▸ **Description of the task**: All lines from the line containing "Shift limits: Ivanova" up to and including the last line of the entries must be written out exactly, with no others.

▸ **Information shown**:
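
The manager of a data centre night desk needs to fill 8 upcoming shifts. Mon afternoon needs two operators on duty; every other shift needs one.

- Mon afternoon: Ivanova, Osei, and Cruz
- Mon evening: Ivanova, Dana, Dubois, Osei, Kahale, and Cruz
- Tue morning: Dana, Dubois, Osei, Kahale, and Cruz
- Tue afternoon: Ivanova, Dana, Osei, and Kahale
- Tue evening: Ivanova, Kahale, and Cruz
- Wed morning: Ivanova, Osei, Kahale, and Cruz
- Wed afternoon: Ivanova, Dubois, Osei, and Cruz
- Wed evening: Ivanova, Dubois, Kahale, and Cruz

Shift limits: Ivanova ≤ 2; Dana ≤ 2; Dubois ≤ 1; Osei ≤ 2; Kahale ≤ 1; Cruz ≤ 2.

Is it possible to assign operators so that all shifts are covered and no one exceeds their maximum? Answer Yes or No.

One valid schedule: Mon afternoon→Ivanova+Osei, Mon evening→Cruz, Tue morning→Dana, Tue afternoon→Dana, Tue evening→Ivanova, Wed morning→Osei, Wed afternoon→Dubois, Wed evening→Kahale.
Loads: Ivanova 2/2, Dana 2/2, Dubois 1/1, Osei 2/2, Kahale 1/1, Cruz 1/2 — all within limits.

Yes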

▸ **Output below**:
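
Shift limits: Ivanova ≤ 2; Dana ≤ 2; Dubois ≤ 1; Osei ≤ 2; Kahale ≤ 1; Cruz ≤ 2.

Is it possible to assign operators so that all shifts are covered and no one exceeds their maximum? Answer Yes or No.

One valid schedule: Mon afternoon→Ivanova+Osei, Mon evening→Cruz, Tue morning→Dana, Tue afternoon→Dana, Tue evening→Ivanova, Wed morning→Osei, Wed afternoon→Dubois, Wed evening→Kahale.
Loads: Ivanova 2/2, Dana 2/2, Dubois 1/1, Osei 2/2, Kahale 1/1, Cruz 1/2 — all within limits.

Yes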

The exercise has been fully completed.